- WHAT THE TASK ASKS: With the line containing "with θ∈[0,π] and φ∈[0,2π)." as the starting point, output every line of the data below through its final line, character for character.

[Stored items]
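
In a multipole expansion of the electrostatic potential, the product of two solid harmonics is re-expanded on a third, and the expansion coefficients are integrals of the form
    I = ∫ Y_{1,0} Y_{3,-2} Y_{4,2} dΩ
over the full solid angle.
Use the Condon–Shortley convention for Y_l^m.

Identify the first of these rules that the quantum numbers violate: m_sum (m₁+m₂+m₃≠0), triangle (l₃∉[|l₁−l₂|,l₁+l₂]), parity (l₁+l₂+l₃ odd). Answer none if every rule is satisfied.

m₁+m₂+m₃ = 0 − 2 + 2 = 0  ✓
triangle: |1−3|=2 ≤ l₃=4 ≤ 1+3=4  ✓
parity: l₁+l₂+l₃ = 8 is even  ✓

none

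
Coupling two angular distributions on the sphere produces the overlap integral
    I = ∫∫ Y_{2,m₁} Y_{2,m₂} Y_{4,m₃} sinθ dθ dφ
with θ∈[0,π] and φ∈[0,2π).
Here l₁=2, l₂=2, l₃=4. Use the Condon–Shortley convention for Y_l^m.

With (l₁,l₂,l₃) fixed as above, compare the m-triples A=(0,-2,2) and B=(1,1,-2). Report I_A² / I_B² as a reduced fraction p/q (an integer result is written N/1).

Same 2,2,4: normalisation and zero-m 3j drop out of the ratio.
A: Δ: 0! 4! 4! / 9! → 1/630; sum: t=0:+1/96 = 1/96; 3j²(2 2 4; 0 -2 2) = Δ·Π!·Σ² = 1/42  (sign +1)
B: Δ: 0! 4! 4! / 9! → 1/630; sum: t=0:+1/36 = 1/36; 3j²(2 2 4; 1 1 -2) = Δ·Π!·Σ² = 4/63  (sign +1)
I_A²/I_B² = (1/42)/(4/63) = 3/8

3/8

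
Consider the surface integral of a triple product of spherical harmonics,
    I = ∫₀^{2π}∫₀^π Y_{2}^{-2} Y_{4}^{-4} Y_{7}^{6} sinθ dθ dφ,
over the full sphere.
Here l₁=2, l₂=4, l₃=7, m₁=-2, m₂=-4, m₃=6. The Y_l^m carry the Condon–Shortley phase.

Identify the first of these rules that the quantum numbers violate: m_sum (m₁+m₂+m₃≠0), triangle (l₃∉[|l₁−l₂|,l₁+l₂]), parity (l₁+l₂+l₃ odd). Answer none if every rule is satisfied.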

- RESULT BELOW:
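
with θ∈[0,π] and φ∈[0,2π).
Here l₁=2, l₂=2, l₃=4. Use the Condon–Shortley convention for Y_l^m.

With (l₁,l₂,l₃) fixed as above, compare the m-triples A=(0,-2,2) and B=(1,1,-2). Report I_A² / I_B² as a reduced fraction p/q (an integer result is written N/1).

Same 2,2,4: normalisation and zero-m 3j drop out of the ratio.
A: Δ: 0! 4! 4! / 9! → 1/630; sum: t=0:+1/96 = 1/96; 3j²(2 2 4; 0 -2 2) = Δ·Π!·Σ² = 1/42  (sign +1)
B: Δ: 0! 4! 4! / 9! → 1/630; sum: t=0:+1/36 = 1/36; 3j²(2 2 4; 1 1 -2) = Δ·Π!·Σ² = 4/63  (sign +1)
I_A²/I_B² = (1/42)/(4/63) = 3/8

3/8

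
Consider the surface integral of a triple product of spherical harmonics,
    I = ∫₀^{2π}∫₀^π Y_{2}^{-2} Y_{4}^{-4} Y_{7}^{6} sinθ dθ dφ,
over the full sphere.
Here l₁=2, l₂=4, l₃=7, m₁=-2, m₂=-4, m₃=6. The Y_l^m carry the Condon–Shortley phase.

Identify the first of these rules that the quantum numbers violate: m_sum (m₁+m₂+m₃≠0), triangle (l₃∉[|l₁−l₂|,l₁+l₂]), parity (l₁+l₂+l₃ odd). Answer none if every rule is satisfied.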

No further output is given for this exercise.